Dataset excerpts:
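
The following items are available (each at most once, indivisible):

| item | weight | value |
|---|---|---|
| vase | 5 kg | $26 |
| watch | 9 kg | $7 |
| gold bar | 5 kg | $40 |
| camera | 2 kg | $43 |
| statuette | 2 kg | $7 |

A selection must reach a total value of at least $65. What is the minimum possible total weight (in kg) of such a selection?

7

Subsets with value ≥ 65, sorted by total weight:
- gold bar+camera: weight 7, value 83
- vase+camera: weight 7, value 69
- gold bar+camera+statuette: weight 9, value 90
- vase+camera+statuette: weight 9, value 76
Minimum weight: 7 kg.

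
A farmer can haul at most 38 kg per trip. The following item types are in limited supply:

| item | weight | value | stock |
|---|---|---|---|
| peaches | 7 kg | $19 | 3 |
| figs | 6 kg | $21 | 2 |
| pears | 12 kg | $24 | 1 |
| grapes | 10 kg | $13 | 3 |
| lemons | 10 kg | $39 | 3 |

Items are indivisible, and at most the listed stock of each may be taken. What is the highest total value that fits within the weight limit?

Top feasible selections:
- 1×figs + 3×lemons: weight 36, value 138
- 1×peaches + 3×lemons: weight 37, value 136
- 1×figs + 1×pears + 2×lemons: weight 38, value 123
Best: $138.

$138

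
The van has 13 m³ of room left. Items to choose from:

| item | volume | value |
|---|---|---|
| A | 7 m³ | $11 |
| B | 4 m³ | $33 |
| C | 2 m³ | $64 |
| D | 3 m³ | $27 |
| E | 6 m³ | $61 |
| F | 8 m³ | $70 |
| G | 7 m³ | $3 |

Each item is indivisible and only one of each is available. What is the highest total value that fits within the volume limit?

$161

Check high-value combinations within 13 m³:
- C+D+F: volume 2+3+8=13, value 64+27+70=161
- B+C+E: volume 4+2+6=12, value 33+64+61=158
- C+D+E: volume 2+3+6=11, value 64+27+61=152
- C+F: volume 2+8=10, value 64+70=134
Best: $161.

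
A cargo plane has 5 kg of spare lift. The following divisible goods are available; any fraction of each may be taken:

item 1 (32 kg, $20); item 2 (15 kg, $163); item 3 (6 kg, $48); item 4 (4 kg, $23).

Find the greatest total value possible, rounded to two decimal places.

Take in order of value per unit:
- item 2 (163/15 per unit): 5 of 15 → value 5×163/15 = 54.3333, running total 54.33
Total 54.33.

54.33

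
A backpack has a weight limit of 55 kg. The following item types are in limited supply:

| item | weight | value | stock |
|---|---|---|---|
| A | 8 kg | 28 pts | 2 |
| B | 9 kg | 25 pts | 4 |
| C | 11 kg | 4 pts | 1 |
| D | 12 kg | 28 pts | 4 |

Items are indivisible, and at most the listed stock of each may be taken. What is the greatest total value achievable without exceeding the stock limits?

159 pts

Top feasible selections:
- 2×A + 3×B + 1×D: weight 55, value 159
- 2×A + 4×B: weight 52, value 156
- 2×A + 3×D: weight 52, value 140
- 2×A + 1×B + 2×D: weight 49, value 137
Best: 159 pts.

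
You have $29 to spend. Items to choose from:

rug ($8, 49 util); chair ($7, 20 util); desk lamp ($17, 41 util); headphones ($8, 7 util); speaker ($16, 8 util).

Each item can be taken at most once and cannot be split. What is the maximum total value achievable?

90 util

Check high-value combinations within $29:
- rug+desk lamp: cost 8+17=25, value 49+41=90
- rug+chair+headphones: cost 8+7+8=23, value 49+20+7=76
- rug+chair: cost 8+7=15, value 49+20=69
- chair+desk lamp: cost 7+17=24, value 20+41=61
- rug+speaker: cost 8+16=24, value 49+8=57
Best: 90 util.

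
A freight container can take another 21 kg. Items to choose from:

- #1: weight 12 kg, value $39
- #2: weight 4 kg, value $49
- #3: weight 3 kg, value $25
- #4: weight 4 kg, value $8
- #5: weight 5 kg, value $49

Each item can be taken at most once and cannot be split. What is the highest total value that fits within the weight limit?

Check high-value combinations within 21 kg:
- #1+#2+#5: weight 12+4+5=21, value 39+49+49=137
- #2+#3+#4+#5: weight 4+3+4+5=16, value 49+25+8+49=131
- #2+#3+#5: weight 4+3+5=12, value 49+25+49=123
Best: $137.

$137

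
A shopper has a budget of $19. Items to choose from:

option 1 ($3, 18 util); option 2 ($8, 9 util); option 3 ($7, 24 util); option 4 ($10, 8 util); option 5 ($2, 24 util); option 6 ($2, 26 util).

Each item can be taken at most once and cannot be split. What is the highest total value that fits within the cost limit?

92 util

This is a 0/1 knapsack; check combinations near the capacity.
- option 1+option 3+option 5+option 6: cost 3+7+2+2=14, value 18+24+24+26=92
- option 2+option 3+option 5+option 6: cost 8+7+2+2=19, value 9+24+24+26=83
- option 1+option 2+option 5+option 6: cost 3+8+2+2=15, value 18+9+24+26=77
Best: 92 util.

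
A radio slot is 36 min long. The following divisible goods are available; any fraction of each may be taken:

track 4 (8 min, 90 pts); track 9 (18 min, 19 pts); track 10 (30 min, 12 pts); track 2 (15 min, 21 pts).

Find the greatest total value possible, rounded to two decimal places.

Take in order of value per unit:
- track 4 (90/8 per unit): all 8 → value 90, running total 90.00
- track 2 (21/15 per unit): all 15 → value 21, running total 111.00
- track 9 (19/18 per unit): 13 of 18 → value 13×19/18 = 13.7222, running total 124.72
Total 124.72.

124.72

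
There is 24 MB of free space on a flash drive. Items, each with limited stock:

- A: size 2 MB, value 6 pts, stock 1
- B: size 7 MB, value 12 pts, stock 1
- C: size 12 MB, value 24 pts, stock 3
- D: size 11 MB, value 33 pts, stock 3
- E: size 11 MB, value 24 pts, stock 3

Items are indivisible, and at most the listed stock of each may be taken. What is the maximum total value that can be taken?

Top feasible selections:
- 1×A + 2×D: size 24, value 72
- 2×D: size 22, value 66
- 1×A + 1×D + 1×E: size 24, value 63
Best: 72 pts.

72 pts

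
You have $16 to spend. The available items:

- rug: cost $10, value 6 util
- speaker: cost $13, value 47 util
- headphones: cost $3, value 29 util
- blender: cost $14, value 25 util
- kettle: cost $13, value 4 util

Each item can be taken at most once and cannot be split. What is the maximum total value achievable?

76 util

Check high-value combinations within $16:
- speaker+headphones: cost 13+3=16, value 47+29=76
- speaker: cost 13, value 47
- rug+headphones: cost 10+3=13, value 6+29=35
- headphones+kettle: cost 3+13=16, value 29+4=33
- headphones: cost 3, value 29
Best: 76 util.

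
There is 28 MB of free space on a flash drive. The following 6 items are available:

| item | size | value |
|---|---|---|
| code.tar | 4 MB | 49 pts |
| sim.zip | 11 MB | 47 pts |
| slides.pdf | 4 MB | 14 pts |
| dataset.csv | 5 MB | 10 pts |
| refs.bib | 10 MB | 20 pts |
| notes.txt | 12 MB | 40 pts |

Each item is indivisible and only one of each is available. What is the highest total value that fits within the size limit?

Check high-value combinations within 28 MB:
- code.tar+sim.zip+notes.txt: size 4+11+12=27, value 49+47+40=136
- code.tar+sim.zip+slides.pdf+dataset.csv: size 4+11+4+5=24, value 49+47+14+10=120
- code.tar+sim.zip+refs.bib: size 4+11+10=25, value 49+47+20=116
- code.tar+slides.pdf+dataset.csv+notes.txt: size 4+4+5+12=25, value 49+14+10+40=113
Best: 136 pts.

136 pts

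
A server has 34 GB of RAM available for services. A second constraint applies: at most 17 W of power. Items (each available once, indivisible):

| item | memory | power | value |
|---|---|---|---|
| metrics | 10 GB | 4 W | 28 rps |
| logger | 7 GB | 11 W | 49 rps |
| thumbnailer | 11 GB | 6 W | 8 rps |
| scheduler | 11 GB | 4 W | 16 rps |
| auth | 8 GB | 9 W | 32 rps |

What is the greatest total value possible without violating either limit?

Feasible sets respecting both limits:
- metrics+logger: memory 17, power 15, value 77
- metrics+scheduler+auth: memory 29, power 17, value 76
- logger+scheduler: memory 18, power 15, value 65
- metrics+auth: memory 18, power 13, value 60
Best: 77 rps.

77 rps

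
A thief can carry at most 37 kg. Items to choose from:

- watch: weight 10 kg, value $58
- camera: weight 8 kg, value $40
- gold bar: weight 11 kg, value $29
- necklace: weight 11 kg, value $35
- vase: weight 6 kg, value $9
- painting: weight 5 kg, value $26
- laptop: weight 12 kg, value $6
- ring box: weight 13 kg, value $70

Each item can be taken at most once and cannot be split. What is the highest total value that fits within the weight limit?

This is a 0/1 knapsack; check combinations near the capacity.
- watch+camera+painting+ring box: weight 10+8+5+13=36, value 58+40+26+70=194
- watch+camera+vase+ring box: weight 10+8+6+13=37, value 58+40+9+70=177
- camera+necklace+painting+ring box: weight 8+11+5+13=37, value 40+35+26+70=171
Best: $194.

$194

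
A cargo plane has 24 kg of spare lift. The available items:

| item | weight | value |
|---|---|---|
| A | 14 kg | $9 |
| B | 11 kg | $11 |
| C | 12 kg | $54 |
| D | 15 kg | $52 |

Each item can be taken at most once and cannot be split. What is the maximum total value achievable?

$65

This is a 0/1 knapsack; check combinations near the capacity.
- B+C: weight 11+12=23, value 11+54=65
- C: weight 12, value 54
- D: weight 15, value 52
- B: weight 11, value 11
- A: weight 14, value 9
Best: $65.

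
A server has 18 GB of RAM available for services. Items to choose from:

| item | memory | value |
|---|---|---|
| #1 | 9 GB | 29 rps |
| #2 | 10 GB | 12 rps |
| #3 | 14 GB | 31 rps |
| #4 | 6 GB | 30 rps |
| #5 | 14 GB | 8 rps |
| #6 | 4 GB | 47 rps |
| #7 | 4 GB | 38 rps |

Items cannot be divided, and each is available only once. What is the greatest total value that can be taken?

115 rps

Check high-value combinations within 18 GB:
- #4+#6+#7: memory 6+4+4=14, value 30+47+38=115
- #1+#6+#7: memory 9+4+4=17, value 29+47+38=114
- #2+#6+#7: memory 10+4+4=18, value 12+47+38=97
- #6+#7: memory 4+4=8, value 47+38=85
Best: 115 rps.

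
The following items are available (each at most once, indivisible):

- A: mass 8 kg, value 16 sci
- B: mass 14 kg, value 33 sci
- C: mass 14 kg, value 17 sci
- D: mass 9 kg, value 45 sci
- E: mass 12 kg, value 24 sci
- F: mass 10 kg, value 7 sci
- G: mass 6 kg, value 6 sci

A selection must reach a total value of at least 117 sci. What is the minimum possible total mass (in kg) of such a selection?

43

Subsets with value ≥ 117, sorted by total mass:
- A+B+D+E: mass 43, value 118
- A+B+D+E+G: mass 49, value 124
- B+C+D+E: mass 49, value 119
Minimum mass: 43 kg.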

Work item: Please return the lines above that run from the line containing "watch | 9 kg | $7 |" to the line containing "kg | $39 | 3 |", inclusive, exactly and with no other lines.

Solution:
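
| watch | 9 kg | $7 |
| gold bar | 5 kg | $40 |
| camera | 2 kg | $43 |
| statuette | 2 kg | $7 |

A selection must reach a total value of at least $65. What is the minimum possible total weight (in kg) of such a selection?

7

Subsets with value ≥ 65, sorted by total weight:
- gold bar+camera: weight 7, value 83
- vase+camera: weight 7, value 69
- gold bar+camera+statuette: weight 9, value 90
- vase+camera+statuette: weight 9, value 76
Minimum weight: 7 kg.

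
A farmer can haul at most 38 kg per trip. The following item types are in limited supply:

| item | weight | value | stock |
|---|---|---|---|
| peaches | 7 kg | $19 | 3 |
| figs | 6 kg | $21 | 2 |
| pears | 12 kg | $24 | 1 |
| grapes | 10 kg | $13 | 3 |
| lemons | 10 kg | $39 | 3 |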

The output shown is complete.